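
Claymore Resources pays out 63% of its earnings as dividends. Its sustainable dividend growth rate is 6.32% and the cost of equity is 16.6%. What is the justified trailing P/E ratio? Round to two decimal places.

6.52

Justified trailing P/E = b(1+g)/(r−g) = 0.63×(1+0.0632)/(0.166−0.0632) = 6.5157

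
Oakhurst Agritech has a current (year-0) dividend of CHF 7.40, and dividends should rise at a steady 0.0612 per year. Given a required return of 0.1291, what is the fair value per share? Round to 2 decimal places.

CHF 115.65

Gordon growth model: P₀ = D₁/(r − g). D₁ = 7.40 × (1 + 0.0612) = 7.8529.
P₀ = 7.8529 / (0.1291 − 0.0612) = 7.8529 / 0.0679 = 115.6536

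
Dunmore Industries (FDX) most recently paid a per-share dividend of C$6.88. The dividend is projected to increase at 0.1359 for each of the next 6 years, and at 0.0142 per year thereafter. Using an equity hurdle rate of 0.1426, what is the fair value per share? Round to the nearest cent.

Two-stage DDM. Project D₁…D_6 at 0.1359, terminal growth 0.0142, discount at r = 0.1426.
D_1 = 7.8150
D_2 = 8.8770
D_3 = 10.0834
D_4 = 11.4538
D_5 = 13.0103
D_6 = 14.7785
Terminal value at t=6: TV = D_7/(r−g) = 14.9883/(0.1426−0.0142) = 116.7314
P₀ = 7.8150/(1+0.1426)^1 + 8.8770/(1+0.1426)^2 + 10.0834/(1+0.1426)^3 + 11.4538/(1+0.1426)^4 + 13.0103/(1+0.1426)^5 + 14.7785/(1+0.1426)^6 + 116.7314/(1+0.1426)^6 = 92.9003

C$92.90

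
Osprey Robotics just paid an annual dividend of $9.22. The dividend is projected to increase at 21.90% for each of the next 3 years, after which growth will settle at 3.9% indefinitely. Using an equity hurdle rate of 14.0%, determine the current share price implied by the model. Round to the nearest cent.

Two-stage DDM. Project D₁…D_3 at 0.219, terminal growth 0.039, discount at r = 0.14.
D_1 = 11.2392
D_2 = 13.7006
D_3 = 16.7010
Terminal value at t=3: TV = D_4/(r−g) = 17.3523/(0.14−0.039) = 171.8052
P₀ = 11.2392/(1+0.14)^1 + 13.7006/(1+0.14)^2 + 16.7010/(1+0.14)^3 + 171.8052/(1+0.14)^3 = 147.6373

$147.64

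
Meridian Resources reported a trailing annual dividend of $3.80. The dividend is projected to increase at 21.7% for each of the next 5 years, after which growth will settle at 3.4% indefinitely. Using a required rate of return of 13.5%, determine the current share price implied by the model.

$78.68

Two-stage DDM. Project D₁…D_5 at 0.217, terminal growth 0.034, discount at r = 0.135.
D_1 = 4.6246
D_2 = 5.6281
D_3 = 6.8494
D_4 = 8.3358
D_5 = 10.1446
Terminal value at t=5: TV = D_6/(r−g) = 10.4896/(0.135−0.034) = 103.8570
P₀ = 4.6246/(1+0.135)^1 + 5.6281/(1+0.135)^2 + 6.8494/(1+0.135)^3 + 8.3358/(1+0.135)^4 + 10.1446/(1+0.135)^5 + 103.8570/(1+0.135)^5 = 78.6756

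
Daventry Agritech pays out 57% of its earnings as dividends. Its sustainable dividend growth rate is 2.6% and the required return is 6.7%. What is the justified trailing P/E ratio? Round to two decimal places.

14.26

Justified trailing P/E = b(1+g)/(r−g) = 0.57×(1+0.026)/(0.067−0.026) = 14.2639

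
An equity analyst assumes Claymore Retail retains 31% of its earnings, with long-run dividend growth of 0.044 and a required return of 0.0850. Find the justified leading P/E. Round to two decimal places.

16.83

Payout ratio b = 1 − 0.31 = 0.69.
Justified leading P/E = b/(r−g) = 0.69/(0.085−0.044) = 16.8293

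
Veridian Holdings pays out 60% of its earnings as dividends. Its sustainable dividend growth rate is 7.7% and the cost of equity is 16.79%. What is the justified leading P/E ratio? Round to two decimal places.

Justified leading P/E = b/(r−g) = 0.60/(0.1679−0.077) = 6.6007

6.60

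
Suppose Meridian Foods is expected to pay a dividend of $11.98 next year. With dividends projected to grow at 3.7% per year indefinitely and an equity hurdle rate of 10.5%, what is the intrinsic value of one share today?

Gordon growth model: P₀ = D₁/(r − g), with D₁ = 11.98 given directly.
P₀ = 11.9800 / (0.105 − 0.037) = 11.9800 / 0.068 = 176.1765

$176.18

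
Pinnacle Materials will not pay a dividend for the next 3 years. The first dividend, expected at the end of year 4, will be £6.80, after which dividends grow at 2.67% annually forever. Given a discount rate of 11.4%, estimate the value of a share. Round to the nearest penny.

Deferred-dividend DDM. At t=3 the remaining stream is a growing perpetuity with first payment D_4 = 6.80.
V_3 = D_4/(r−g) = 6.80/(0.114−0.0267) = 77.8923
P₀ = V_3/(1+r)^3 = 77.8923/(1+0.114)^3 = 56.3429

£56.34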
══════════
### What is expected
Reproduce the material above precisely, omitting nothing.

### Response
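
Claymore Resources pays out 63% of its earnings as dividends. Its sustainable dividend growth rate is 6.32% and the cost of equity is 16.6%. What is the justified trailing P/E ratio? Round to two decimal places.

6.52

Justified trailing P/E = b(1+g)/(r−g) = 0.63×(1+0.0632)/(0.166−0.0632) = 6.5157

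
Oakhurst Agritech has a current (year-0) dividend of CHF 7.40, and dividends should rise at a steady 0.0612 per year. Given a required return of 0.1291, what is the fair value per share? Round to 2 decimal places.

CHF 115.65

Gordon growth model: P₀ = D₁/(r − g). D₁ = 7.40 × (1 + 0.0612) = 7.8529.
P₀ = 7.8529 / (0.1291 − 0.0612) = 7.8529 / 0.0679 = 115.6536

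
Dunmore Industries (FDX) most recently paid a per-share dividend of C$6.88. The dividend is projected to increase at 0.1359 for each of the next 6 years, and at 0.0142 per year thereafter. Using an equity hurdle rate of 0.1426, what is the fair value per share? Round to the nearest cent.

Two-stage DDM. Project D₁…D_6 at 0.1359, terminal growth 0.0142, discount at r = 0.1426.
D_1 = 7.8150
D_2 = 8.8770
D_3 = 10.0834
D_4 = 11.4538
D_5 = 13.0103
D_6 = 14.7785
Terminal value at t=6: TV = D_7/(r−g) = 14.9883/(0.1426−0.0142) = 116.7314
P₀ = 7.8150/(1+0.1426)^1 + 8.8770/(1+0.1426)^2 + 10.0834/(1+0.1426)^3 + 11.4538/(1+0.1426)^4 + 13.0103/(1+0.1426)^5 + 14.7785/(1+0.1426)^6 + 116.7314/(1+0.1426)^6 = 92.9003

C$92.90

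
Osprey Robotics just paid an annual dividend of $9.22. The dividend is projected to increase at 21.90% for each of the next 3 years, after which growth will settle at 3.9% indefinitely. Using an equity hurdle rate of 14.0%, determine the current share price implied by the model. Round to the nearest cent.

Two-stage DDM. Project D₁…D_3 at 0.219, terminal growth 0.039, discount at r = 0.14.
D_1 = 11.2392
D_2 = 13.7006
D_3 = 16.7010
Terminal value at t=3: TV = D_4/(r−g) = 17.3523/(0.14−0.039) = 171.8052
P₀ = 11.2392/(1+0.14)^1 + 13.7006/(1+0.14)^2 + 16.7010/(1+0.14)^3 + 171.8052/(1+0.14)^3 = 147.6373

$147.64

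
Meridian Resources reported a trailing annual dividend of $3.80. The dividend is projected to increase at 21.7% for each of the next 5 years, after which growth will settle at 3.4% indefinitely. Using a required rate of return of 13.5%, determine the current share price implied by the model.

$78.68

Two-stage DDM. Project D₁…D_5 at 0.217, terminal growth 0.034, discount at r = 0.135.
D_1 = 4.6246
D_2 = 5.6281
D_3 = 6.8494
D_4 = 8.3358
D_5 = 10.1446
Terminal value at t=5: TV = D_6/(r−g) = 10.4896/(0.135−0.034) = 103.8570
P₀ = 4.6246/(1+0.135)^1 + 5.6281/(1+0.135)^2 + 6.8494/(1+0.135)^3 + 8.3358/(1+0.135)^4 + 10.1446/(1+0.135)^5 + 103.8570/(1+0.135)^5 = 78.6756

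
Daventry Agritech pays out 57% of its earnings as dividends. Its sustainable dividend growth rate is 2.6% and the required return is 6.7%. What is the justified trailing P/E ratio? Round to two decimal places.

14.26

Justified trailing P/E = b(1+g)/(r−g) = 0.57×(1+0.026)/(0.067−0.026) = 14.2639

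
An equity analyst assumes Claymore Retail retains 31% of its earnings, with long-run dividend growth of 0.044 and a required return of 0.0850. Find the justified leading P/E. Round to two decimal places.

16.83

Payout ratio b = 1 − 0.31 = 0.69.
Justified leading P/E = b/(r−g) = 0.69/(0.085−0.044) = 16.8293

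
Veridian Holdings pays out 60% of its earnings as dividends. Its sustainable dividend growth rate is 7.7% and the cost of equity is 16.79%. What is the justified leading P/E ratio? Round to two decimal places.

Justified leading P/E = b/(r−g) = 0.60/(0.1679−0.077) = 6.6007

6.60

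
Suppose Meridian Foods is expected to pay a dividend of $11.98 next year. With dividends projected to grow at 3.7% per year indefinitely and an equity hurdle rate of 10.5%, what is the intrinsic value of one share today?

Gordon growth model: P₀ = D₁/(r − g), with D₁ = 11.98 given directly.
P₀ = 11.9800 / (0.105 − 0.037) = 11.9800 / 0.068 = 176.1765

$176.18

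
Pinnacle Materials will not pay a dividend for the next 3 years. The first dividend, expected at the end of year 4, will be £6.80, after which dividends grow at 2.67% annually forever. Given a discount rate of 11.4%, estimate the value of a share. Round to the nearest penny.

Deferred-dividend DDM. At t=3 the remaining stream is a growing perpetuity with first payment D_4 = 6.80.
V_3 = D_4/(r−g) = 6.80/(0.114−0.0267) = 77.8923
P₀ = V_3/(1+r)^3 = 77.8923/(1+0.114)^3 = 56.3429

£56.34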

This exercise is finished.